**GOAL OF THE EXERCISE:** Set down every entry once more, character for character.

PROVIDED DATA below:

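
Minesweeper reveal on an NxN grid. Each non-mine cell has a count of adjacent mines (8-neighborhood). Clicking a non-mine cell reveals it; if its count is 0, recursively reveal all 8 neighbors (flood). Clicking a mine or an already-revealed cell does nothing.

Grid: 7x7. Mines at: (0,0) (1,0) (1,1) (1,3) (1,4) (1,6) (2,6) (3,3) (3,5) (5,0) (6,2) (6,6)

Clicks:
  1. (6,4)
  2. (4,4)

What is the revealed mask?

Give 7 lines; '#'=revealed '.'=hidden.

Click 1 (6,4) count=0: revealed 9 new [(4,3) (4,4) (4,5) (5,3) (5,4) (5,5) (6,3) (6,4) (6,5)] -> total=9
Click 2 (4,4) count=2: revealed 0 new [(none)] -> total=9

Answer: .......
.......
.......
.......
...###.
...###.
...###.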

End of PROVIDED DATA.

**WORKED SOLUTION:**
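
Minesweeper reveal on an NxN grid. Each non-mine cell has a count of adjacent mines (8-neighborhood). Clicking a non-mine cell reveals it; if its count is 0, recursively reveal all 8 neighbors (flood). Clicking a mine or an already-revealed cell does nothing.

Grid: 7x7. Mines at: (0,0) (1,0) (1,1) (1,3) (1,4) (1,6) (2,6) (3,3) (3,5) (5,0) (6,2) (6,6)

Clicks:
  1. (6,4)
  2. (4,4)

What is the revealed mask?

Give 7 lines; '#'=revealed '.'=hidden.

Click 1 (6,4) count=0: revealed 9 new [(4,3) (4,4) (4,5) (5,3) (5,4) (5,5) (6,3) (6,4) (6,5)] -> total=9
Click 2 (4,4) count=2: revealed 0 new [(none)] -> total=9

Answer: .......
.......
.......
.......
...###.
...###.
...###.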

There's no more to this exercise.